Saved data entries
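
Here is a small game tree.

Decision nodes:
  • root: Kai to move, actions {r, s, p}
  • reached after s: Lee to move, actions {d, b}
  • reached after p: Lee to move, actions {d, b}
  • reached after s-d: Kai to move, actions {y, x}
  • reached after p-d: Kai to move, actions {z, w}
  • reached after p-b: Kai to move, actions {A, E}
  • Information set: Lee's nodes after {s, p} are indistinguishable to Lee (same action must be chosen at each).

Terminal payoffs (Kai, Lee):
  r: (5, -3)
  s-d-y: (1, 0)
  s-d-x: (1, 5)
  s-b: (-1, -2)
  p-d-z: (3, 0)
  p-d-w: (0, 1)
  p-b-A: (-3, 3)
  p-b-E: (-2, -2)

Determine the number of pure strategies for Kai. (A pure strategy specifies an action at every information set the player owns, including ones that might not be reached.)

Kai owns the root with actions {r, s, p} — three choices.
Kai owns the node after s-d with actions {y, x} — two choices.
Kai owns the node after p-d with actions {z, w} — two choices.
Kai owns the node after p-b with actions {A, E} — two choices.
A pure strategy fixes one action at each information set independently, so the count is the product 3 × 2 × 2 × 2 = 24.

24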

_THE PROBLEM_.
Please copy only the lines between the first line of the entries and the line with "p-b-E: (-2, -2)", keeping those two end lines as well, exactly as written.

_RESULT OF THIS TASK_.
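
Here is a small game tree.

Decision nodes:
  • root: Kai to move, actions {r, s, p}
  • reached after s: Lee to move, actions {d, b}
  • reached after p: Lee to move, actions {d, b}
  • reached after s-d: Kai to move, actions {y, x}
  • reached after p-d: Kai to move, actions {z, w}
  • reached after p-b: Kai to move, actions {A, E}
  • Information set: Lee's nodes after {s, p} are indistinguishable to Lee (same action must be chosen at each).

Terminal payoffs (Kai, Lee):
  r: (5, -3)
  s-d-y: (1, 0)
  s-d-x: (1, 5)
  s-b: (-1, -2)
  p-d-z: (3, 0)
  p-d-w: (0, 1)
  p-b-A: (-3, 3)
  p-b-E: (-2, -2)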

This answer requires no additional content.